**Work instructions**
Nothing but the lines from the one containing "What is the MAXIMUM" through the one containing "Give a single nonnegative integer.", both included, should be given again, each exactly as written below.

**Dataset records**

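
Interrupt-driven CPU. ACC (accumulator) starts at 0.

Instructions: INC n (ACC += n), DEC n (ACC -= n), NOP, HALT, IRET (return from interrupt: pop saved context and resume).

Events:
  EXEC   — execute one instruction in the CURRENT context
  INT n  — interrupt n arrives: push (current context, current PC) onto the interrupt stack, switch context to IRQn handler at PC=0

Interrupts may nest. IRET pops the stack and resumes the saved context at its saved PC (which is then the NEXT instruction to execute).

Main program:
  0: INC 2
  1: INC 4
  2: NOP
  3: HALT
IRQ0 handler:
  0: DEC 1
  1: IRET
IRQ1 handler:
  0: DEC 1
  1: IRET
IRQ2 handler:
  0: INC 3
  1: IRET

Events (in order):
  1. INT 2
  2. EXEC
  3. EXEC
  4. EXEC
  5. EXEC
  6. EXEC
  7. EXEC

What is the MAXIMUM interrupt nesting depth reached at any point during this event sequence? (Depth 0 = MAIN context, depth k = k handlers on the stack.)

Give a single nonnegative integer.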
--
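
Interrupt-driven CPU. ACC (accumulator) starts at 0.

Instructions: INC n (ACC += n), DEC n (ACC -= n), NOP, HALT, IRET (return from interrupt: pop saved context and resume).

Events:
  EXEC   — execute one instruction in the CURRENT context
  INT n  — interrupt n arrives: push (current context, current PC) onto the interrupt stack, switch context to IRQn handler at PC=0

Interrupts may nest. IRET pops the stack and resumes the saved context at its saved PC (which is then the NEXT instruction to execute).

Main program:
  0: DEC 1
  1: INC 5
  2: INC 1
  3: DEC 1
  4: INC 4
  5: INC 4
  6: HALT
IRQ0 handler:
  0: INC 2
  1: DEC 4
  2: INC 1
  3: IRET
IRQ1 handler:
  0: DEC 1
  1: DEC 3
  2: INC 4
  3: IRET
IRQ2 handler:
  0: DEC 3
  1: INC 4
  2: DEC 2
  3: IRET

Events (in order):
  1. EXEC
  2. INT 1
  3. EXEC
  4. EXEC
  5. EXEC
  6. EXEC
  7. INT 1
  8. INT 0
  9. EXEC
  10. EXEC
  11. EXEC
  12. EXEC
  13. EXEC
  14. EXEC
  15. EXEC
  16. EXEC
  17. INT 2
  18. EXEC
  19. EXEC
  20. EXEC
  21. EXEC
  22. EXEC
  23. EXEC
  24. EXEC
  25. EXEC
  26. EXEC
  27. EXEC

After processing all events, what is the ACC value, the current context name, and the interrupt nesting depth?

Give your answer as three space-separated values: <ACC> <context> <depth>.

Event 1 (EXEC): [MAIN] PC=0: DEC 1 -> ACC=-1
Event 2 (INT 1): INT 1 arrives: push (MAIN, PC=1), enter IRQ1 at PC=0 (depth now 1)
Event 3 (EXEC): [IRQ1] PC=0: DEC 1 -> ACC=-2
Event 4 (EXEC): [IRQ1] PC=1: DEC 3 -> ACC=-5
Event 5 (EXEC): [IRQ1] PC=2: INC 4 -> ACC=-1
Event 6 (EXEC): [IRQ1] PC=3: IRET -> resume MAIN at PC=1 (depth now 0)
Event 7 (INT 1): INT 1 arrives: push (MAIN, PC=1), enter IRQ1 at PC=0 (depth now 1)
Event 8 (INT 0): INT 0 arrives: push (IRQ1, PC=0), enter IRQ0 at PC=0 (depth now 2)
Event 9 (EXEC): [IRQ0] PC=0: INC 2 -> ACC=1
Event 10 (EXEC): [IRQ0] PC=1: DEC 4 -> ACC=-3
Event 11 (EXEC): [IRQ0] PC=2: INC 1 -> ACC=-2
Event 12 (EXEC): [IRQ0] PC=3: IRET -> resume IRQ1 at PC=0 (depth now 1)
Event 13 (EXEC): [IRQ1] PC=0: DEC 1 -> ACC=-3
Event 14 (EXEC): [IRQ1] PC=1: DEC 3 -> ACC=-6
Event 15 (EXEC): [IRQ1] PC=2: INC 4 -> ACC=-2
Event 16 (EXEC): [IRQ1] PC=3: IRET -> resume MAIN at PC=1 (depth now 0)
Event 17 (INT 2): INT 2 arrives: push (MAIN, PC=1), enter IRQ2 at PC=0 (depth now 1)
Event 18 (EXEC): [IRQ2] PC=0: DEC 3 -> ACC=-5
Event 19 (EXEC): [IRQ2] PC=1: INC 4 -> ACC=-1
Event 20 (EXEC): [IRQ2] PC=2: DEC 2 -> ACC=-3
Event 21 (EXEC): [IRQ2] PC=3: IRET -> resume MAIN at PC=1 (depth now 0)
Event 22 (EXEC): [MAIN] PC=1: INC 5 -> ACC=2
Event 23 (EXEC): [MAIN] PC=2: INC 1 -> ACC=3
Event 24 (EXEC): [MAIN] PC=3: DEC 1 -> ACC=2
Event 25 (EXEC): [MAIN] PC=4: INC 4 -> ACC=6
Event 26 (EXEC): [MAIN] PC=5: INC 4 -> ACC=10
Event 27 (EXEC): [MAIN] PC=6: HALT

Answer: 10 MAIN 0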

**Exercise response**
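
What is the MAXIMUM interrupt nesting depth reached at any point during this event sequence? (Depth 0 = MAIN context, depth k = k handlers on the stack.)

Give a single nonnegative integer.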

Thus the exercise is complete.